EXERCISE INSTRUCTIONS
Among the lines below, copy exactly those from the one with "R2. Spousal attribution: an" through the one with "- Niko Quispe and Maeve Okafor are spouses.", counting both ends.

Collected data:

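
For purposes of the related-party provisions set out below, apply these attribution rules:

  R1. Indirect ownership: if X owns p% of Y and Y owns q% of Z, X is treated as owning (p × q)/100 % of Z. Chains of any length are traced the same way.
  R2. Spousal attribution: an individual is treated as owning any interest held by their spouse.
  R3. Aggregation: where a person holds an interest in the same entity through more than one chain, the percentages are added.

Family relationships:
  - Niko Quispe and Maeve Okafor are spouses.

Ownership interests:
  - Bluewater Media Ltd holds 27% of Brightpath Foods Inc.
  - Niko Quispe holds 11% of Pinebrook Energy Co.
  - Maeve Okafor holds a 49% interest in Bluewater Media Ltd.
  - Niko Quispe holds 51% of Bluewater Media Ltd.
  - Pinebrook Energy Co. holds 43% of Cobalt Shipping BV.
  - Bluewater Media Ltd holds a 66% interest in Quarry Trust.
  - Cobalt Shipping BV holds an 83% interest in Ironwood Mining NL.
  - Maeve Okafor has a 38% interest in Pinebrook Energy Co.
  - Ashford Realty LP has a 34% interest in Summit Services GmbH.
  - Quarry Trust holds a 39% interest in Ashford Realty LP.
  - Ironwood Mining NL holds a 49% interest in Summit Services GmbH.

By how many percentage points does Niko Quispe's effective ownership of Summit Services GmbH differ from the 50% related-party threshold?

32.679231

By spousal attribution (R2), Niko Quispe is treated as also owning Maeve Okafor's interest in Bluewater Media Ltd, giving 51% + 49% = 100%.
By spousal attribution (R2), Niko Quispe is treated as also owning Maeve Okafor's interest in Pinebrook Energy Co, giving 11% + 38% = 49%.
Chain via Bluewater Media Ltd → Quarry Trust → Ashford Realty LP (R1): 100% × 66% × 39% × 34% = 8.7516% of Summit Services GmbH.
Chain via Pinebrook Energy Co. → Cobalt Shipping BV → Ironwood Mining NL (R1): 49% × 43% × 83% × 49% = 8.569169% of Summit Services GmbH.
Aggregating (R3): 8.7516% + 8.569169% = 17.320769%.
17.320769% falls short of the 50% threshold by 32.679231 percentage points.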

SOLUTION
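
  R2. Spousal attribution: an individual is treated as owning any interest held by their spouse.
  R3. Aggregation: where a person holds an interest in the same entity through more than one chain, the percentages are added.

Family relationships:
  - Niko Quispe and Maeve Okafor are spouses.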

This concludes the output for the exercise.